Start of Data to process

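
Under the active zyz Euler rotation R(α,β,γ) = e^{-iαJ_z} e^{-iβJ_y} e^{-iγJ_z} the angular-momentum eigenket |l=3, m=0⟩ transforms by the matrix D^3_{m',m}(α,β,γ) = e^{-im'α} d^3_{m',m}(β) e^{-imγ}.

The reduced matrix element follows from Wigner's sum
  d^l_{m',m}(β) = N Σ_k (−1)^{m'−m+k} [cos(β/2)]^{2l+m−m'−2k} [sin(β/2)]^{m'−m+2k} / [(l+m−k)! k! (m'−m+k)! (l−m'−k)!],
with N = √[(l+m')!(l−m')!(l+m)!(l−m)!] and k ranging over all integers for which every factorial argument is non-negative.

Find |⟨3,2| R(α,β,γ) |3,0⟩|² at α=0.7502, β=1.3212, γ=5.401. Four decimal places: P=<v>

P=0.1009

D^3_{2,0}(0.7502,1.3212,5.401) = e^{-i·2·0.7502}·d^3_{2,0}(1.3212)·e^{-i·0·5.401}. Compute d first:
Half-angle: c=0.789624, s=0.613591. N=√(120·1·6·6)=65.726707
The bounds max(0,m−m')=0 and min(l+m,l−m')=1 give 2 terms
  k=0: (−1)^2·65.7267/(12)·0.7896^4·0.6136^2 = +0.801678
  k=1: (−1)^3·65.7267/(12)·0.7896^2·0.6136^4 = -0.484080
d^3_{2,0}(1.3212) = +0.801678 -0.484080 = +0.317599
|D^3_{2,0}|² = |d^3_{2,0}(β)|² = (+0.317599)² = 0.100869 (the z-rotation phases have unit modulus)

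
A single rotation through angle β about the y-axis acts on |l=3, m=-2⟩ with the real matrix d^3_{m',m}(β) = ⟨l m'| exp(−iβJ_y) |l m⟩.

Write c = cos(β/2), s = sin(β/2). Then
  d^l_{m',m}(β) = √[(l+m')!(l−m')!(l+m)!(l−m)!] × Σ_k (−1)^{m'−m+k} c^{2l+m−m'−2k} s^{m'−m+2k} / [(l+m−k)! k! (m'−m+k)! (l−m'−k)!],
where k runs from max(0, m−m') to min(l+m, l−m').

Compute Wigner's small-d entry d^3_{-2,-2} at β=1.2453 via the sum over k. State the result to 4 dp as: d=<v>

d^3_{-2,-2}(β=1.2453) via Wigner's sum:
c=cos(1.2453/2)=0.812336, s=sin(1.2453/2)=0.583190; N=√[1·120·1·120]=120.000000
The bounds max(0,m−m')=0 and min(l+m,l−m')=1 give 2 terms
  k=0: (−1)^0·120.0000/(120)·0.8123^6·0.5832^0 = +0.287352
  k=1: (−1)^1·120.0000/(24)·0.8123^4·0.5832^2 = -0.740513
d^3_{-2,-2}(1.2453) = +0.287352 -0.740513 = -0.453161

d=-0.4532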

End of Data to process
Start of Data to process

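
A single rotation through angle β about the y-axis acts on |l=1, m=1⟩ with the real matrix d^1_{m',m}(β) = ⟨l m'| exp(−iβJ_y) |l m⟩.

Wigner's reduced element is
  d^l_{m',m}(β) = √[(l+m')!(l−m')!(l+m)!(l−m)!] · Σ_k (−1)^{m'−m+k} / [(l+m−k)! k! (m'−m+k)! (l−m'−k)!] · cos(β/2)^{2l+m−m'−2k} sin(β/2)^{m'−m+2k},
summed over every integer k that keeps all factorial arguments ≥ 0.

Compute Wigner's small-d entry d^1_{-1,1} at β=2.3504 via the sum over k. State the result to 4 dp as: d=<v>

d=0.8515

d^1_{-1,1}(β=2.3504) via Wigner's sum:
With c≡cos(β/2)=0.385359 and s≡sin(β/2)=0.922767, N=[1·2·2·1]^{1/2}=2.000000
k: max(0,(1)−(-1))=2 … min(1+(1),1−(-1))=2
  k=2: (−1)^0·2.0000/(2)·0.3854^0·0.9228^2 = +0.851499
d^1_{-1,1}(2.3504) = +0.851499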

End of Data to process

Print, from the entries above, the line with "Under the active", the line with "where k runs" and all lines between them, exactly and with nothing else.

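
Under the active zyz Euler rotation R(α,β,γ) = e^{-iαJ_z} e^{-iβJ_y} e^{-iγJ_z} the angular-momentum eigenket |l=3, m=0⟩ transforms by the matrix D^3_{m',m}(α,β,γ) = e^{-im'α} d^3_{m',m}(β) e^{-imγ}.

The reduced matrix element follows from Wigner's sum
  d^l_{m',m}(β) = N Σ_k (−1)^{m'−m+k} [cos(β/2)]^{2l+m−m'−2k} [sin(β/2)]^{m'−m+2k} / [(l+m−k)! k! (m'−m+k)! (l−m'−k)!],
with N = √[(l+m')!(l−m')!(l+m)!(l−m)!] and k ranging over all integers for which every factorial argument is non-negative.

Find |⟨3,2| R(α,β,γ) |3,0⟩|² at α=0.7502, β=1.3212, γ=5.401. Four decimal places: P=<v>

P=0.1009

D^3_{2,0}(0.7502,1.3212,5.401) = e^{-i·2·0.7502}·d^3_{2,0}(1.3212)·e^{-i·0·5.401}. Compute d first:
Half-angle: c=0.789624, s=0.613591. N=√(120·1·6·6)=65.726707
The bounds max(0,m−m')=0 and min(l+m,l−m')=1 give 2 terms
  k=0: (−1)^2·65.7267/(12)·0.7896^4·0.6136^2 = +0.801678
  k=1: (−1)^3·65.7267/(12)·0.7896^2·0.6136^4 = -0.484080
d^3_{2,0}(1.3212) = +0.801678 -0.484080 = +0.317599
|D^3_{2,0}|² = |d^3_{2,0}(β)|² = (+0.317599)² = 0.100869 (the z-rotation phases have unit modulus)

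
A single rotation through angle β about the y-axis acts on |l=3, m=-2⟩ with the real matrix d^3_{m',m}(β) = ⟨l m'| exp(−iβJ_y) |l m⟩.

Write c = cos(β/2), s = sin(β/2). Then
  d^l_{m',m}(β) = √[(l+m')!(l−m')!(l+m)!(l−m)!] × Σ_k (−1)^{m'−m+k} c^{2l+m−m'−2k} s^{m'−m+2k} / [(l+m−k)! k! (m'−m+k)! (l−m'−k)!],
where k runs from max(0, m−m') to min(l+m, l−m').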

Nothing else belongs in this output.